> **Saved entries**
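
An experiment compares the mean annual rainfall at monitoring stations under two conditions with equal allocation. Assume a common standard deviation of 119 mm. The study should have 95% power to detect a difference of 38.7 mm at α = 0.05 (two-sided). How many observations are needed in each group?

246 per group

For two equal groups, n per group = 2·((z_{α/2} + z_β)·σ/δ)².
z_{α/2} = 1.960; z_β = 1.645 (power 95%).
n = 2 × (3.605 × 119 / 38.7)² = 2 × 122.88 = 245.76
Round up: n = 246 per group.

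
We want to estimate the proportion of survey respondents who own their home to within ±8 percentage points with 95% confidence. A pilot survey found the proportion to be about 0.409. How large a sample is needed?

For a proportion with margin E = 0.08 at 95% confidence, z = 1.960.
n = p̂(1−p̂)(z/E)² = 0.409 × 0.591 × (1.960/0.08)² = 145.09
Round up: n = 146.

146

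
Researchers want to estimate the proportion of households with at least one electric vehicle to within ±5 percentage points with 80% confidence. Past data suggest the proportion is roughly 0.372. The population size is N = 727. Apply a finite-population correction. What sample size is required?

n = 127

For a proportion with margin E = 0.05 at 80% confidence, z = 1.282.
n = p̂(1−p̂)(z/E)² = 0.372 × 0.628 × (1.282/0.05)² = 153.58 — call this n₀.
Finite-population correction with N = 727: n = n₀ / (1 + (n₀−1)/N) = 153.58 / 1.21 = 126.93
Round up: n = 127.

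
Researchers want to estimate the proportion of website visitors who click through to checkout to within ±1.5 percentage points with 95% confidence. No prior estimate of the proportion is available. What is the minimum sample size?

For a proportion with margin E = 0.015 at 95% confidence, z = 1.960.
With no prior estimate, use p = 0.5, which maximizes p(1−p) at 0.25.
n = 0.25 × (z/E)² = 0.25 × (1.960/0.015)² = 4268.44
Round up: n = 4269.

n = 4269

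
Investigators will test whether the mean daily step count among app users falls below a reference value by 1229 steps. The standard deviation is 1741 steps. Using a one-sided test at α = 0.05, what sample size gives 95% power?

22

For a one-sample z-test, n = ((z_α + z_β)·σ/δ)².
z_α = 1.645 (one-sided α = 0.05); z_β = 1.645 (power 95% → β = 0.05).
n = (3.290 × 1741 / 1229)² = 21.72
Round up: n = 22.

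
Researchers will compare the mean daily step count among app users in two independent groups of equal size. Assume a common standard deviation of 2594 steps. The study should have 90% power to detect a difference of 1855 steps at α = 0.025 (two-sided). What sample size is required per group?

49 per group

For two equal groups, n per group = 2·((z_{α/2} + z_β)·σ/δ)².
z_{α/2} = 2.241; z_β = 1.282 (power 90%).
n = 2 × (3.523 × 2594 / 1855)² = 2 × 24.27 = 48.54
Round up: n = 49 per group.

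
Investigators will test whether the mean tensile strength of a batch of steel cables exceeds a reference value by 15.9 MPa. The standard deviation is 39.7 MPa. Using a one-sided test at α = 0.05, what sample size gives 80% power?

For a one-sample z-test, n = ((z_α + z_β)·σ/δ)².
z_α = 1.645 (one-sided α = 0.05); z_β = 0.842 (power 80% → β = 0.2).
n = (2.487 × 39.7 / 15.9)² = 38.56
Round up: n = 39.

39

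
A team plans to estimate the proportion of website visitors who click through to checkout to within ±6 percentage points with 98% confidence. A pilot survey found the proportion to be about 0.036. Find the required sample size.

53

For a proportion with margin E = 0.06 at 98% confidence, z = 2.326.
n = p̂(1−p̂)(z/E)² = 0.036 × 0.964 × (2.326/0.06)² = 52.16
Round up: n = 53.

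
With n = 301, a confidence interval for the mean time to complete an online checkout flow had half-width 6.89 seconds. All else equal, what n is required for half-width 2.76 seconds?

n = 1876

Margin of error scales as 1/√n, so n₂ = n₁·(E₁/E₂)².
n₂ = 301 × (6.89/2.76)² = 301 × 6.232 = 1875.83
Round up: n₂ = 1876.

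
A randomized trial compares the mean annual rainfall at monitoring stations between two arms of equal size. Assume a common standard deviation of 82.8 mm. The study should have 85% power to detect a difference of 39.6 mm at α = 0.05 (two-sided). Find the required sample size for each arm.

For two equal groups, n per group = 2·((z_{α/2} + z_β)·σ/δ)².
z_{α/2} = 1.960; z_β = 1.036 (power 85%).
n = 2 × (2.996 × 82.8 / 39.6)² = 2 × 39.24 = 78.48
Round up: n = 79 per group.

79 per group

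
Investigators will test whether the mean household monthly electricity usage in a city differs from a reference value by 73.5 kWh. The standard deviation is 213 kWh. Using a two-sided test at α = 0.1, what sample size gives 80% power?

For a one-sample z-test, n = ((z_{α/2} + z_β)·σ/δ)².
z_{α/2} = 1.645 (two-sided α = 0.1); z_β = 0.842 (power 80% → β = 0.2).
n = (2.487 × 213 / 73.5)² = 51.94
Round up: n = 52.

n = 52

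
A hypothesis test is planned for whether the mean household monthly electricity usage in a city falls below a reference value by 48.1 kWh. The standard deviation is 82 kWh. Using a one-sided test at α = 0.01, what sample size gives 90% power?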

> **Problem details**
Please give each line above again, word for word.

> **Your response**
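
An experiment compares the mean annual rainfall at monitoring stations under two conditions with equal allocation. Assume a common standard deviation of 119 mm. The study should have 95% power to detect a difference of 38.7 mm at α = 0.05 (two-sided). How many observations are needed in each group?

246 per group

For two equal groups, n per group = 2·((z_{α/2} + z_β)·σ/δ)².
z_{α/2} = 1.960; z_β = 1.645 (power 95%).
n = 2 × (3.605 × 119 / 38.7)² = 2 × 122.88 = 245.76
Round up: n = 246 per group.

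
We want to estimate the proportion of survey respondents who own their home to within ±8 percentage points with 95% confidence. A pilot survey found the proportion to be about 0.409. How large a sample is needed?

For a proportion with margin E = 0.08 at 95% confidence, z = 1.960.
n = p̂(1−p̂)(z/E)² = 0.409 × 0.591 × (1.960/0.08)² = 145.09
Round up: n = 146.

146

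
Researchers want to estimate the proportion of households with at least one electric vehicle to within ±5 percentage points with 80% confidence. Past data suggest the proportion is roughly 0.372. The population size is N = 727. Apply a finite-population correction. What sample size is required?

n = 127

For a proportion with margin E = 0.05 at 80% confidence, z = 1.282.
n = p̂(1−p̂)(z/E)² = 0.372 × 0.628 × (1.282/0.05)² = 153.58 — call this n₀.
Finite-population correction with N = 727: n = n₀ / (1 + (n₀−1)/N) = 153.58 / 1.21 = 126.93
Round up: n = 127.

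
Researchers want to estimate the proportion of website visitors who click through to checkout to within ±1.5 percentage points with 95% confidence. No prior estimate of the proportion is available. What is the minimum sample size?

For a proportion with margin E = 0.015 at 95% confidence, z = 1.960.
With no prior estimate, use p = 0.5, which maximizes p(1−p) at 0.25.
n = 0.25 × (z/E)² = 0.25 × (1.960/0.015)² = 4268.44
Round up: n = 4269.

n = 4269

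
Investigators will test whether the mean daily step count among app users falls below a reference value by 1229 steps. The standard deviation is 1741 steps. Using a one-sided test at α = 0.05, what sample size gives 95% power?

22

For a one-sample z-test, n = ((z_α + z_β)·σ/δ)².
z_α = 1.645 (one-sided α = 0.05); z_β = 1.645 (power 95% → β = 0.05).
n = (3.290 × 1741 / 1229)² = 21.72
Round up: n = 22.

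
Researchers will compare the mean daily step count among app users in two independent groups of equal size. Assume a common standard deviation of 2594 steps. The study should have 90% power to detect a difference of 1855 steps at α = 0.025 (two-sided). What sample size is required per group?

49 per group

For two equal groups, n per group = 2·((z_{α/2} + z_β)·σ/δ)².
z_{α/2} = 2.241; z_β = 1.282 (power 90%).
n = 2 × (3.523 × 2594 / 1855)² = 2 × 24.27 = 48.54
Round up: n = 49 per group.

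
Investigators will test whether the mean tensile strength of a batch of steel cables exceeds a reference value by 15.9 MPa. The standard deviation is 39.7 MPa. Using a one-sided test at α = 0.05, what sample size gives 80% power?

For a one-sample z-test, n = ((z_α + z_β)·σ/δ)².
z_α = 1.645 (one-sided α = 0.05); z_β = 0.842 (power 80% → β = 0.2).
n = (2.487 × 39.7 / 15.9)² = 38.56
Round up: n = 39.

39

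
A team plans to estimate the proportion of website visitors who click through to checkout to within ±6 percentage points with 98% confidence. A pilot survey found the proportion to be about 0.036. Find the required sample size.

53

For a proportion with margin E = 0.06 at 98% confidence, z = 2.326.
n = p̂(1−p̂)(z/E)² = 0.036 × 0.964 × (2.326/0.06)² = 52.16
Round up: n = 53.

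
With n = 301, a confidence interval for the mean time to complete an online checkout flow had half-width 6.89 seconds. All else equal, what n is required for half-width 2.76 seconds?

n = 1876

Margin of error scales as 1/√n, so n₂ = n₁·(E₁/E₂)².
n₂ = 301 × (6.89/2.76)² = 301 × 6.232 = 1875.83
Round up: n₂ = 1876.

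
A randomized trial compares the mean annual rainfall at monitoring stations between two arms of equal size. Assume a common standard deviation of 82.8 mm. The study should have 85% power to detect a difference of 39.6 mm at α = 0.05 (two-sided). Find the required sample size for each arm.

For two equal groups, n per group = 2·((z_{α/2} + z_β)·σ/δ)².
z_{α/2} = 1.960; z_β = 1.036 (power 85%).
n = 2 × (2.996 × 82.8 / 39.6)² = 2 × 39.24 = 78.48
Round up: n = 79 per group.

79 per group

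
Investigators will test whether the mean household monthly electricity usage in a city differs from a reference value by 73.5 kWh. The standard deviation is 213 kWh. Using a two-sided test at α = 0.1, what sample size gives 80% power?

For a one-sample z-test, n = ((z_{α/2} + z_β)·σ/δ)².
z_{α/2} = 1.645 (two-sided α = 0.1); z_β = 0.842 (power 80% → β = 0.2).
n = (2.487 × 213 / 73.5)² = 51.94
Round up: n = 52.

n = 52

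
A hypothesis test is planned for whether the mean household monthly electricity usage in a city falls below a reference value by 48.1 kWh. The standard deviation is 82 kWh. Using a one-sided test at α = 0.01, what sample size gives 90% power?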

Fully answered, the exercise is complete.